Stored entries
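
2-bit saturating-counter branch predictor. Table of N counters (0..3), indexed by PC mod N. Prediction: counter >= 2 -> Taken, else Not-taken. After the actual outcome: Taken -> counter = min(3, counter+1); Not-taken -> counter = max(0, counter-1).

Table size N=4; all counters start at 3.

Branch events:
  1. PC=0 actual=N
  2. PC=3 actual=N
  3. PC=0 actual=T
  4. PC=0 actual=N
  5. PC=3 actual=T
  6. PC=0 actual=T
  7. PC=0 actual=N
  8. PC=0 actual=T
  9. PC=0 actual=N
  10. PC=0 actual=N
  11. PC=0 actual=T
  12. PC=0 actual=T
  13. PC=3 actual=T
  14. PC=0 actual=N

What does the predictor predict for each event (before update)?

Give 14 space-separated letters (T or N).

Ev 1: PC=0 idx=0 pred=T actual=N -> ctr[0]=2
Ev 2: PC=3 idx=3 pred=T actual=N -> ctr[3]=2
Ev 3: PC=0 idx=0 pred=T actual=T -> ctr[0]=3
Ev 4: PC=0 idx=0 pred=T actual=N -> ctr[0]=2
Ev 5: PC=3 idx=3 pred=T actual=T -> ctr[3]=3
Ev 6: PC=0 idx=0 pred=T actual=T -> ctr[0]=3
Ev 7: PC=0 idx=0 pred=T actual=N -> ctr[0]=2
Ev 8: PC=0 idx=0 pred=T actual=T -> ctr[0]=3
Ev 9: PC=0 idx=0 pred=T actual=N -> ctr[0]=2
Ev 10: PC=0 idx=0 pred=T actual=N -> ctr[0]=1
Ev 11: PC=0 idx=0 pred=N actual=T -> ctr[0]=2
Ev 12: PC=0 idx=0 pred=T actual=T -> ctr[0]=3
Ev 13: PC=3 idx=3 pred=T actual=T -> ctr[3]=3
Ev 14: PC=0 idx=0 pred=T actual=N -> ctr[0]=2

Answer: T T T T T T T T T T N T T T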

What the task requires
In your answer, include only the lines above starting at the line that holds "3. PC=0 actual=T" and ending at the line that holds "14. PC=0 actual=N", copied exactly.

Answer section
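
  3. PC=0 actual=T
  4. PC=0 actual=N
  5. PC=3 actual=T
  6. PC=0 actual=T
  7. PC=0 actual=N
  8. PC=0 actual=T
  9. PC=0 actual=N
  10. PC=0 actual=N
  11. PC=0 actual=T
  12. PC=0 actual=T
  13. PC=3 actual=T
  14. PC=0 actual=N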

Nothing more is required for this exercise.